[[ GIVEN RECORDS, beginning ]]

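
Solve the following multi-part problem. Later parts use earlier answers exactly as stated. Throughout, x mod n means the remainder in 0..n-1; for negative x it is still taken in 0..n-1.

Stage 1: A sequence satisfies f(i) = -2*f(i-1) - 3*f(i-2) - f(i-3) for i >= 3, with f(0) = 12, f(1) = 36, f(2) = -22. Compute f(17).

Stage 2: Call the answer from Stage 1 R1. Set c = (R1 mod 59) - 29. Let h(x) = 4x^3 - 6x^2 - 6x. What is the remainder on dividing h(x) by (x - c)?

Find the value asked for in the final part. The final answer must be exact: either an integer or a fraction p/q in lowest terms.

Stage 1: f(3) = -2*(-22) - 3*(36) - 1*(12) = -76; iterating: f(3)=-76, f(4)=182, f(5)=-114, f(6)=-242, f(7)=644, f(8)=-448, f(9)=-794, f(10)=2288, f(11)=-1746, f(12)=-2578, f(13)=8106, f(14)=-6732, f(15)=-8276, f(16)=28642, f(17)=-25724; answer -25724
Stage 2: R1 = -25724; c = -29; remainder = value at the root: 4*(-29)^3 - 6*(-29)^2 - 6*(-29)^1 = (-97556) + (-5046) + (174) = -102428; answer -102428

-102428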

[[ GIVEN RECORDS, end ]]

*TASK PROMPT:* The answer must hold exactly the lines of the entries above, from the first line through the line that contains "Stage 2: Call", and no others.

*OUTPUT OF THE TASK:*
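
Solve the following multi-part problem. Later parts use earlier answers exactly as stated. Throughout, x mod n means the remainder in 0..n-1; for negative x it is still taken in 0..n-1.

Stage 1: A sequence satisfies f(i) = -2*f(i-1) - 3*f(i-2) - f(i-3) for i >= 3, with f(0) = 12, f(1) = 36, f(2) = -22. Compute f(17).

Stage 2: Call the answer from Stage 1 R1. Set c = (R1 mod 59) - 29. Let h(x) = 4x^3 - 6x^2 - 6x. What is the remainder on dividing h(x) by (x - c)?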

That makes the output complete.